Required work
Would you write out all the records again, exactly?

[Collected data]
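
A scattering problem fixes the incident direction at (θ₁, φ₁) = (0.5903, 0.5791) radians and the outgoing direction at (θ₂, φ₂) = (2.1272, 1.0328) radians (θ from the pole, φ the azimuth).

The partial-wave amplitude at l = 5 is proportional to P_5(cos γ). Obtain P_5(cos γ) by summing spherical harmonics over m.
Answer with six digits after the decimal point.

-0.026091

Term-by-term m-sum for l=5 (normalisation 4π/11 = 1.142397):
  term(m=-5) = -0.003265-0.003894i   from Y*(Ω₁)=-0.024050+0.006041i, Y(Ω₂)=+0.089431+0.184378i
  term(m=-4) = +0.011396+0.045774i   from Y*(Ω₁)=-0.079401+0.085986i, Y(Ω₂)=+0.221275-0.336863i
  term(m=-3) = +0.020706-0.097290i   from Y*(Ω₁)=-0.051529+0.306611i, Y(Ω₂)=-0.319628-0.013814i
  term(m=-2) = +0.030293-0.038760i   from Y*(Ω₁)=+0.187257+0.427799i, Y(Ω₂)=-0.050023-0.092708i
  term(m=-1) = -0.074281+0.036221i   from Y*(Ω₁)=+0.200066+0.130820i, Y(Ω₂)=-0.177153+0.296884i
  term(m=+0) = +0.007462+0.000000i   from Y*(Ω₁)=-0.320875-0.000000i, Y(Ω₂)=-0.023256+0.000000i
  term(m=+1) = -0.074281-0.036221i   from Y*(Ω₁)=-0.200066+0.130820i, Y(Ω₂)=+0.177153+0.296884i
  term(m=+2) = +0.030293+0.038760i   from Y*(Ω₁)=+0.187257-0.427799i, Y(Ω₂)=-0.050023+0.092708i
  term(m=+3) = +0.020706+0.097290i   from Y*(Ω₁)=+0.051529+0.306611i, Y(Ω₂)=+0.319628-0.013814i
  term(m=+4) = +0.011396-0.045774i   from Y*(Ω₁)=-0.079401-0.085986i, Y(Ω₂)=+0.221275+0.336863i
  term(m=+5) = -0.003265+0.003894i   from Y*(Ω₁)=+0.024050+0.006041i, Y(Ω₂)=-0.089431+0.184378i
Total Σ_m = -0.022838-0.000000i. Multiply by 1.142397: -0.026091-0.000000i. P_5(cos γ) = -0.026091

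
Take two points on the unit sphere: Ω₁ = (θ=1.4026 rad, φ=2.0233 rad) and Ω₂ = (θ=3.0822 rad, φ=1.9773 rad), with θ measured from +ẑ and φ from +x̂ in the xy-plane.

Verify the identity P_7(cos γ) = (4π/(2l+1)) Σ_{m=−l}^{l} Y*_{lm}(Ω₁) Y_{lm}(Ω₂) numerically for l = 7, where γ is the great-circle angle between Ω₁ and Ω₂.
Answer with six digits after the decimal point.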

Answer for this exercise
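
A scattering problem fixes the incident direction at (θ₁, φ₁) = (0.5903, 0.5791) radians and the outgoing direction at (θ₂, φ₂) = (2.1272, 1.0328) radians (θ from the pole, φ the azimuth).

The partial-wave amplitude at l = 5 is proportional to P_5(cos γ). Obtain P_5(cos γ) by summing spherical harmonics over m.
Answer with six digits after the decimal point.

-0.026091

Term-by-term m-sum for l=5 (normalisation 4π/11 = 1.142397):
  term(m=-5) = -0.003265-0.003894i   from Y*(Ω₁)=-0.024050+0.006041i, Y(Ω₂)=+0.089431+0.184378i
  term(m=-4) = +0.011396+0.045774i   from Y*(Ω₁)=-0.079401+0.085986i, Y(Ω₂)=+0.221275-0.336863i
  term(m=-3) = +0.020706-0.097290i   from Y*(Ω₁)=-0.051529+0.306611i, Y(Ω₂)=-0.319628-0.013814i
  term(m=-2) = +0.030293-0.038760i   from Y*(Ω₁)=+0.187257+0.427799i, Y(Ω₂)=-0.050023-0.092708i
  term(m=-1) = -0.074281+0.036221i   from Y*(Ω₁)=+0.200066+0.130820i, Y(Ω₂)=-0.177153+0.296884i
  term(m=+0) = +0.007462+0.000000i   from Y*(Ω₁)=-0.320875-0.000000i, Y(Ω₂)=-0.023256+0.000000i
  term(m=+1) = -0.074281-0.036221i   from Y*(Ω₁)=-0.200066+0.130820i, Y(Ω₂)=+0.177153+0.296884i
  term(m=+2) = +0.030293+0.038760i   from Y*(Ω₁)=+0.187257-0.427799i, Y(Ω₂)=-0.050023+0.092708i
  term(m=+3) = +0.020706+0.097290i   from Y*(Ω₁)=+0.051529+0.306611i, Y(Ω₂)=+0.319628-0.013814i
  term(m=+4) = +0.011396-0.045774i   from Y*(Ω₁)=-0.079401-0.085986i, Y(Ω₂)=+0.221275+0.336863i
  term(m=+5) = -0.003265+0.003894i   from Y*(Ω₁)=+0.024050+0.006041i, Y(Ω₂)=-0.089431+0.184378i
Total Σ_m = -0.022838-0.000000i. Multiply by 1.142397: -0.026091-0.000000i. P_5(cos γ) = -0.026091

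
Take two points on the unit sphere: Ω₁ = (θ=1.4026 rad, φ=2.0233 rad) and Ω₂ = (θ=3.0822 rad, φ=1.9773 rad), with θ measured from +ẑ and φ from +x̂ in the xy-plane.

Verify the identity P_7(cos γ) = (4π/(2l+1)) Σ_{m=−l}^{l} Y*_{lm}(Ω₁) Y_{lm}(Ω₂) numerically for l = 7, where γ is the great-circle angle between Ω₁ and Ω₂.
Answer with six digits after the decimal point.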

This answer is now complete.